• Collected data entries
____________
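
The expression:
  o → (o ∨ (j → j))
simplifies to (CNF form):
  True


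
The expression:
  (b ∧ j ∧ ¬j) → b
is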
____________
• WORK TASK
Exactly as given, repeat each line above.

• RESPONSE FOR THIS EXERCISE
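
The expression:
  o → (o ∨ (j → j))
simplifies to (CNF form):
  True


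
The expression:
  (b ∧ j ∧ ¬j) → b
is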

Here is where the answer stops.